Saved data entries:
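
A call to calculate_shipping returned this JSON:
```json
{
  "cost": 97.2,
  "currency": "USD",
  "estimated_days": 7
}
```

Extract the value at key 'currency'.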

Task item
Note down each line above where the word "currency" occurs.

Response to this task
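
  "currency": "USD",
Extract the value at key 'currency'.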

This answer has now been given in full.